Task details: Please give again, word for word, the lines that lie between the start of the listing below and the line with "Answer: -2321861043645/2846509533763 ≈", both included.

****

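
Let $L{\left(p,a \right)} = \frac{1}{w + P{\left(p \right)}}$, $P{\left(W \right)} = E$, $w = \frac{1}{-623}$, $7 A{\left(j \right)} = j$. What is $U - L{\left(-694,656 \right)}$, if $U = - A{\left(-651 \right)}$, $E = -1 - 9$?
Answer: $\frac{580106}{6231} \approx 93.1$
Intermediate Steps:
$A{\left(j \right)} = \frac{j}{7}$
$w = - \frac{1}{623} \approx -0.0016051$
$E = -10$
$P{\left(W \right)} = -10$
$U = 93$ ($U = - \frac{-651}{7} = \left(-1\right) \left(-93\right) = 93$)
$L{\left(p,a \right)} = - \frac{623}{6231}$ ($L{\left(p,a \right)} = \frac{1}{- \frac{1}{623} - 10} = \frac{1}{- \frac{6231}{623}} = - \frac{623}{6231}$)
$U - L{\left(-694,656 \right)} = 93 - - \frac{623}{6231} = 93 + \frac{623}{6231} = \frac{580106}{6231}$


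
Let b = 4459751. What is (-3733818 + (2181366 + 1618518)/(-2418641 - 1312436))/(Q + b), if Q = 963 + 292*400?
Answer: -2321861043645/2846509533763 ≈ -0.81569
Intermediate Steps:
Q = 117763 (Q = 963 + 116800 = 117763)
(-3733818 + (2181366 + 1618518)/(-2418641 - 1312436))/(Q + b) = (-3733818 + (2181366 + 1618518)/(-2418641 - 1312436))/(117763 + 4459751) = (-3733818 + 3799884/(-3731077))/4577514 = (-3733818 + 3799884*(-1/3731077))*(1/4577514) = (-3733818 - 3799884/3731077)*(1/4577514) = -13931166261870/3731077*1/4577514 = -2321861043645/2846509533763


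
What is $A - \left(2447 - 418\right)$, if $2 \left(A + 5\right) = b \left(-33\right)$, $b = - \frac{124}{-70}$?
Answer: $- \frac{72213}{35} \approx -2063.2$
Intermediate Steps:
$b = \frac{62}{35}$ ($b = \left(-124\right) \left(- \frac{1}{70}\right) = \frac{62}{35} \approx 1.7714$)
$A = - \frac{1198}{35}$ ($A = -5 + \frac{\frac{62}{35} \left(-33\right)}{2} = -5 + \frac{1}{2} \left(- \frac{2046}{35}\right) = -5 - \frac{1023}{35} = - \frac{1198}{35} \approx -34.229$)
$A - \left(2447 - 418\right) = - \frac{1198}{35} - \left(2447 - 418\right) = - \frac{1198}{35} - 2029 = - \frac{72213}{35}$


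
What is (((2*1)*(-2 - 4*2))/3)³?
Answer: -8000/27 ≈ -296.30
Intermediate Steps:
(((2*1)*(-2 - 4*2))/3)³ = ((2*(-2 - 8))*(⅓))³ = ((2*(-10))*(⅓))³ = (-20*⅓)³ = (-20/3)³ = -8000/27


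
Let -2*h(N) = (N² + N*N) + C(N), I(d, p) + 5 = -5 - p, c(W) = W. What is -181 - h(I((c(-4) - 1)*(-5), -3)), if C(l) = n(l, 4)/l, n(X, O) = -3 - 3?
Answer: -921/7 ≈ -131.57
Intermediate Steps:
n(X, O) = -6
C(l) = -6/l
I(d, p) = -10 - p (I(d, p) = -5 + (-5 - p) = -10 - p)
h(N) = -N² + 3/N (h(N) = -((N² + N*N) - 6/N)/2 = -((N² + N²) - 6/N)/2 = -(2*N² - 6/N)/2 = -(-6/N + 2*N²)/2 = -N² + 3/N)
-181 - h(I((c(-4) - 1)*(-5), -3)) = -181 - (3 - (-10 - 1*(-3))³)/(-10 - 1*(-3)) = -181 - (3 - (-10 + 3)³)/(-10 + 3) = -181 - (3 - 1*(-7)³)/(-7) = -181 - (-1)*(3 - 1*(-343))/7 = -181 - (-1)*(3 + 343)/7 = -181 - (-1)*346/7 = -181 - 1*(-346/7) = -181 + 346/7 = -921/7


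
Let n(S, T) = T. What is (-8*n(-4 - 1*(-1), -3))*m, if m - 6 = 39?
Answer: 1080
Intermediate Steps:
m = 45 (m = 6 + 39 = 45)
(-8*n(-4 - 1*(-1), -3))*m = -8*(-3)*45 = 24*45 = 1080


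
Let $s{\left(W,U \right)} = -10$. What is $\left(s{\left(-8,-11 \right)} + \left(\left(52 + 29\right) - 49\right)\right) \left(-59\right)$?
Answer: $-1298$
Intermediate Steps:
$\left(s{\left(-8,-11 \right)} + \left(\left(52 + 29\right) - 49\right)\right) \left(-59\right) = \left(-10 + \left(\left(52 + 29\right) - 49\right)\right) \left(-59\right) = \left(-10 + \left(81 - 49\right)\right) \left(-59\right) = \left(-10 + 32\right) \left(-59\right) = 22 \left(-59\right) = -1298$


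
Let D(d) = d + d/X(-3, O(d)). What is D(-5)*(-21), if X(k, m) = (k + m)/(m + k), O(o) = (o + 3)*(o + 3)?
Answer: 210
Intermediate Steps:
O(o) = (3 + o)**2 (O(o) = (3 + o)*(3 + o) = (3 + o)**2)
X(k, m) = 1 (X(k, m) = (k + m)/(k + m) = 1)
D(d) = 2*d (D(d) = d + d/1 = d + d*1 = d + d = 2*d)
D(-5)*(-21) = (2*(-5))*(-21) = -10*(-21) = 210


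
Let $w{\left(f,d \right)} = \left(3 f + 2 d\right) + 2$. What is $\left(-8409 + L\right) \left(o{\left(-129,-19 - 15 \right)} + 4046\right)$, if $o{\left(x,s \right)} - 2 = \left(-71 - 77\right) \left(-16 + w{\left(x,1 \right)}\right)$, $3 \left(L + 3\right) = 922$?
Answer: $- \frac{1534213400}{3} \approx -5.114 \cdot 10^{8}$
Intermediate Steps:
$L = \frac{913}{3}$ ($L = -3 + \frac{1}{3} \cdot 922 = -3 + \frac{922}{3} = \frac{913}{3} \approx 304.33$)
$w{\left(f,d \right)} = 2 + 2 d + 3 f$ ($w{\left(f,d \right)} = \left(2 d + 3 f\right) + 2 = 2 + 2 d + 3 f$)
$o{\left(x,s \right)} = 1778 - 444 x$ ($o{\left(x,s \right)} = 2 + \left(-71 - 77\right) \left(-16 + \left(2 + 2 \cdot 1 + 3 x\right)\right) = 2 - 148 \left(-16 + \left(2 + 2 + 3 x\right)\right) = 2 - 148 \left(-16 + \left(4 + 3 x\right)\right) = 2 - 148 \left(-12 + 3 x\right) = 2 - \left(-1776 + 444 x\right) = 1778 - 444 x$)
$\left(-8409 + L\right) \left(o{\left(-129,-19 - 15 \right)} + 4046\right) = \left(-8409 + \frac{913}{3}\right) \left(\left(1778 - -57276\right) + 4046\right) = - \frac{24314 \left(\left(1778 + 57276\right) + 4046\right)}{3} = - \frac{24314 \left(59054 + 4046\right)}{3} = \left(- \frac{24314}{3}\right) 63100 = - \frac{1534213400}{3}$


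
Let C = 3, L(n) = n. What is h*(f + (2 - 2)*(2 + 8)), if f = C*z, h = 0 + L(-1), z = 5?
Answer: -15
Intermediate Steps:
h = -1 (h = 0 - 1 = -1)
f = 15 (f = 3*5 = 15)
h*(f + (2 - 2)*(2 + 8)) = -(15 + (2 - 2)*(2 + 8)) = -(15 + 0*10) = -(15 + 0) = -1*15 = -15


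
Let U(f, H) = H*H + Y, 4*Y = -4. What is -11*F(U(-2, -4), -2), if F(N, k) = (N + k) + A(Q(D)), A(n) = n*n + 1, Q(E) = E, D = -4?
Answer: -330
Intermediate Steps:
Y = -1 (Y = (¼)*(-4) = -1)
A(n) = 1 + n² (A(n) = n² + 1 = 1 + n²)
U(f, H) = -1 + H² (U(f, H) = H*H - 1 = H² - 1 = -1 + H²)
F(N, k) = 17 + N + k (F(N, k) = (N + k) + (1 + (-4)²) = (N + k) + (1 + 16) = (N + k) + 17 = 17 + N + k)
-11*F(U(-2, -4), -2) = -11*(17 + (-1 + (-4)²) - 2) = -11*(17 + (-1 + 16) - 2) = -11*(17 + 15 - 2) = -11*30 = -330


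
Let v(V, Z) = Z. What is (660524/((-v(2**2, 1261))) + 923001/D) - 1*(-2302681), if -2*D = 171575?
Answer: 498083365923253/216356075 ≈ 2.3021e+6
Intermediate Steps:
D = -171575/2 (D = -1/2*171575 = -171575/2 ≈ -85788.)
(660524/((-v(2**2, 1261))) + 923001/D) - 1*(-2302681) = (660524/((-1*1261)) + 923001/(-171575/2)) - 1*(-2302681) = (660524/(-1261) + 923001*(-2/171575)) + 2302681 = (660524*(-1/1261) - 1846002/171575) + 2302681 = (-660524/1261 - 1846002/171575) + 2302681 = -115657213822/216356075 + 2302681 = 498083365923253/216356075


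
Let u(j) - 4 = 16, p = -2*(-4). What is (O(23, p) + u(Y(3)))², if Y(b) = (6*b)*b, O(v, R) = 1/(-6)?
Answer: 14161/36 ≈ 393.36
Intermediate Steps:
p = 8
O(v, R) = -⅙
Y(b) = 6*b²
u(j) = 20 (u(j) = 4 + 16 = 20)
(O(23, p) + u(Y(3)))² = (-⅙ + 20)² = (119/6)² = 14161/36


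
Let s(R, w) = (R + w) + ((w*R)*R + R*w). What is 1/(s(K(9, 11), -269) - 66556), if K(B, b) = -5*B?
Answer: -1/599490 ≈ -1.6681e-6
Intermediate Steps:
s(R, w) = R + w + R*w + w*R² (s(R, w) = (R + w) + ((R*w)*R + R*w) = (R + w) + (w*R² + R*w) = (R + w) + (R*w + w*R²) = R + w + R*w + w*R²)
1/(s(K(9, 11), -269) - 66556) = 1/((-5*9 - 269 - 5*9*(-269) - 269*(-5*9)²) - 66556) = 1/((-45 - 269 - 45*(-269) - 269*(-45)²) - 66556) = 1/((-45 - 269 + 12105 - 269*2025) - 66556) = 1/((-45 - 269 + 12105 - 544725) - 66556) = 1/(-532934 - 66556) = 1/(-599490) = -1/599490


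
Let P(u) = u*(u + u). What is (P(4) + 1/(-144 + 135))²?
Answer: 82369/81 ≈ 1016.9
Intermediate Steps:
P(u) = 2*u² (P(u) = u*(2*u) = 2*u²)
(P(4) + 1/(-144 + 135))² = (2*4² + 1/(-144 + 135))² = (2*16 + 1/(-9))² = (32 - ⅑)² = (287/9)² = 82369/81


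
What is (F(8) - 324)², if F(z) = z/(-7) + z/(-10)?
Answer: 130142464/1225 ≈ 1.0624e+5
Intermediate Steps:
F(z) = -17*z/70 (F(z) = z*(-⅐) + z*(-⅒) = -z/7 - z/10 = -17*z/70)
(F(8) - 324)² = (-17/70*8 - 324)² = (-68/35 - 324)² = (-11408/35)² = 130142464/1225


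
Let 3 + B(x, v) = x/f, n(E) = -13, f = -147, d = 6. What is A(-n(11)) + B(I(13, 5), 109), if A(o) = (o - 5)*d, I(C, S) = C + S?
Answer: 2199/49 ≈ 44.878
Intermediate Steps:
B(x, v) = -3 - x/147 (B(x, v) = -3 + x/(-147) = -3 + x*(-1/147) = -3 - x/147)
A(o) = -30 + 6*o (A(o) = (o - 5)*6 = (-5 + o)*6 = -30 + 6*o)
A(-n(11)) + B(I(13, 5), 109) = (-30 + 6*(-1*(-13))) + (-3 - (13 + 5)/147) = (-30 + 6*13) + (-3 - 1/147*18) = (-30 + 78) + (-3 - 6/49) = 48 - 153/49 = 2199/49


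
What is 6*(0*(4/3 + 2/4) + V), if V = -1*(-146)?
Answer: 876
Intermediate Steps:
V = 146
6*(0*(4/3 + 2/4) + V) = 6*(0*(4/3 + 2/4) + 146) = 6*(0*(4*(⅓) + 2*(¼)) + 146) = 6*(0*(4/3 + ½) + 146) = 6*(0*(11/6) + 146) = 6*(0 + 146) = 6*146 = 876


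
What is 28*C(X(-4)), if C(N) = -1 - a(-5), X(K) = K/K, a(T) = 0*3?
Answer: -28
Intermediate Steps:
a(T) = 0
X(K) = 1
C(N) = -1 (C(N) = -1 - 1*0 = -1 + 0 = -1)
28*C(X(-4)) = 28*(-1) = -28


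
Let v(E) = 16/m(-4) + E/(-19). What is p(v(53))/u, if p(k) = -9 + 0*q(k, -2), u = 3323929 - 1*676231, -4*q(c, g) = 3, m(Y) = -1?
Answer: -3/882566 ≈ -3.3992e-6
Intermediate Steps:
q(c, g) = -¾ (q(c, g) = -¼*3 = -¾)
v(E) = -16 - E/19 (v(E) = 16/(-1) + E/(-19) = 16*(-1) + E*(-1/19) = -16 - E/19)
u = 2647698 (u = 3323929 - 676231 = 2647698)
p(k) = -9 (p(k) = -9 + 0*(-¾) = -9 + 0 = -9)
p(v(53))/u = -9/2647698 = -9*1/2647698 = -3/882566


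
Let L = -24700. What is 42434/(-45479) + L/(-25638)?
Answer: 2529172/83285043 ≈ 0.030368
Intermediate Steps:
42434/(-45479) + L/(-25638) = 42434/(-45479) - 24700/(-25638) = 42434*(-1/45479) - 24700*(-1/25638) = -6062/6497 + 12350/12819 = 2529172/83285043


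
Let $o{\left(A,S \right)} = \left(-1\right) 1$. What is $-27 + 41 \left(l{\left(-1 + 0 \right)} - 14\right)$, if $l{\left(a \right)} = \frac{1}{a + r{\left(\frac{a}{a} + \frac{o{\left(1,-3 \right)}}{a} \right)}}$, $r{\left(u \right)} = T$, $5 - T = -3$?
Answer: $- \frac{4166}{7} \approx -595.14$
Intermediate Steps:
$o{\left(A,S \right)} = -1$
$T = 8$ ($T = 5 - -3 = 5 + 3 = 8$)
$r{\left(u \right)} = 8$
$l{\left(a \right)} = \frac{1}{8 + a}$ ($l{\left(a \right)} = \frac{1}{a + 8} = \frac{1}{8 + a}$)
$-27 + 41 \left(l{\left(-1 + 0 \right)} - 14\right) = -27 + 41 \left(\frac{1}{8 + \left(-1 + 0\right)} - 14\right) = -27 + 41 \left(\frac{1}{8 - 1} - 14\right) = -27 + 41 \left(\frac{1}{7} - 14\right) = -27 + 41 \left(- \frac{97}{7}\right) = -27 - \frac{3977}{7} = - \frac{4166}{7}$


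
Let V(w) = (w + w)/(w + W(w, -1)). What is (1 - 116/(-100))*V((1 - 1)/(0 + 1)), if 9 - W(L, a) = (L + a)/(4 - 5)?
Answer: 0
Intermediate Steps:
W(L, a) = 9 + L + a (W(L, a) = 9 - (L + a)/(4 - 5) = 9 - (L + a)/(-1) = 9 - (L + a)*(-1) = 9 - (-L - a) = 9 + (L + a) = 9 + L + a)
V(w) = 2*w/(8 + 2*w) (V(w) = (w + w)/(w + (9 + w - 1)) = (2*w)/(w + (8 + w)) = (2*w)/(8 + 2*w) = 2*w/(8 + 2*w))
(1 - 116/(-100))*V((1 - 1)/(0 + 1)) = (1 - 116/(-100))*(((1 - 1)/(0 + 1))/(4 + (1 - 1)/(0 + 1))) = (1 - 116*(-1/100))*((0/1)/(4 + 0/1)) = (1 + 29/25)*((0*1)/(4 + 0*1)) = 54*(0/(4 + 0))/25 = 54*(0/4)/25 = 54*(0*(¼))/25 = (54/25)*0 = 0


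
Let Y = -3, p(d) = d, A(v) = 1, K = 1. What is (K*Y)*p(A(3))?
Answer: -3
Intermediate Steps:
(K*Y)*p(A(3)) = (1*(-3))*1 = -3*1 = -3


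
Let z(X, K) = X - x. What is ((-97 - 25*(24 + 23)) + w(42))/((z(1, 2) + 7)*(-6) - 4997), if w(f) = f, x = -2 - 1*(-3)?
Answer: 1230/5039 ≈ 0.24410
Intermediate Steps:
x = 1 (x = -2 + 3 = 1)
z(X, K) = -1 + X (z(X, K) = X - 1*1 = X - 1 = -1 + X)
((-97 - 25*(24 + 23)) + w(42))/((z(1, 2) + 7)*(-6) - 4997) = ((-97 - 25*(24 + 23)) + 42)/(((-1 + 1) + 7)*(-6) - 4997) = ((-97 - 25*47) + 42)/((0 + 7)*(-6) - 4997) = ((-97 - 1175) + 42)/(7*(-6) - 4997) = (-1272 + 42)/(-42 - 4997) = -1230/(-5039) = -1230*(-1/5039) = 1230/5039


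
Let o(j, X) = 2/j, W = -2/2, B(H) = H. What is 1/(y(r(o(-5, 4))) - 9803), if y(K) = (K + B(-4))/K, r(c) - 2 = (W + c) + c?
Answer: -1/9822 ≈ -0.00010181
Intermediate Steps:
W = -1 (W = -2*½ = -1)
r(c) = 1 + 2*c (r(c) = 2 + ((-1 + c) + c) = 2 + (-1 + 2*c) = 1 + 2*c)
y(K) = (-4 + K)/K (y(K) = (K - 4)/K = (-4 + K)/K)
1/(y(r(o(-5, 4))) - 9803) = 1/((-4 + (1 + 2*(2/(-5))))/(1 + 2*(2/(-5))) - 9803) = 1/((-4 + (1 + 2*(2*(-⅕))))/(1 + 2*(2*(-⅕))) - 9803) = 1/((-4 + (1 + 2*(-⅖)))/(1 + 2*(-⅖)) - 9803) = 1/((-4 + (1 - ⅘))/(1 - ⅘) - 9803) = 1/((-4 + ⅕)/(⅕) - 9803) = 1/(5*(-19/5) - 9803) = 1/(-19 - 9803) = 1/(-9822) = -1/9822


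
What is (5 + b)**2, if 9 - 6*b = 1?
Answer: 361/9 ≈ 40.111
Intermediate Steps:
b = 4/3 (b = 3/2 - 1/6*1 = 3/2 - 1/6 = 4/3 ≈ 1.3333)
(5 + b)**2 = (5 + 4/3)**2 = (19/3)**2 = 361/9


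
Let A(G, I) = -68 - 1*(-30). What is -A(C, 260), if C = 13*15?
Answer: 38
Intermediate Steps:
C = 195
A(G, I) = -38 (A(G, I) = -68 + 30 = -38)
-A(C, 260) = -1*(-38) = 38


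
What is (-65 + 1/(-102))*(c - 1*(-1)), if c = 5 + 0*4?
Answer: -6631/17 ≈ -390.06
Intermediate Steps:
c = 5 (c = 5 + 0 = 5)
(-65 + 1/(-102))*(c - 1*(-1)) = (-65 + 1/(-102))*(5 - 1*(-1)) = (-65 - 1/102)*(5 + 1) = -6631/102*6 = -6631/17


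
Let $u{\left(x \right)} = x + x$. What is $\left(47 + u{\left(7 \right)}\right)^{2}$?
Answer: $3721$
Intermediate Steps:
$u{\left(x \right)} = 2 x$
$\left(47 + u{\left(7 \right)}\right)^{2} = \left(47 + 2 \cdot 7\right)^{2} = \left(47 + 14\right)^{2} = 61^{2} = 3721$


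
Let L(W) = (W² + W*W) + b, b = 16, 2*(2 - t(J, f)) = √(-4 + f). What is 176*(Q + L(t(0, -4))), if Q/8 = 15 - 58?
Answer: -57024 - 1408*I*√2 ≈ -57024.0 - 1991.2*I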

****

Written response:
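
Let $L{\left(p,a \right)} = \frac{1}{w + P{\left(p \right)}}$, $P{\left(W \right)} = E$, $w = \frac{1}{-623}$, $7 A{\left(j \right)} = j$. What is $U - L{\left(-694,656 \right)}$, if $U = - A{\left(-651 \right)}$, $E = -1 - 9$?
Answer: $\frac{580106}{6231} \approx 93.1$
Intermediate Steps:
$A{\left(j \right)} = \frac{j}{7}$
$w = - \frac{1}{623} \approx -0.0016051$
$E = -10$
$P{\left(W \right)} = -10$
$U = 93$ ($U = - \frac{-651}{7} = \left(-1\right) \left(-93\right) = 93$)
$L{\left(p,a \right)} = - \frac{623}{6231}$ ($L{\left(p,a \right)} = \frac{1}{- \frac{1}{623} - 10} = \frac{1}{- \frac{6231}{623}} = - \frac{623}{6231}$)
$U - L{\left(-694,656 \right)} = 93 - - \frac{623}{6231} = 93 + \frac{623}{6231} = \frac{580106}{6231}$


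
Let b = 4459751. What is (-3733818 + (2181366 + 1618518)/(-2418641 - 1312436))/(Q + b), if Q = 963 + 292*400?
Answer: -2321861043645/2846509533763 ≈ -0.81569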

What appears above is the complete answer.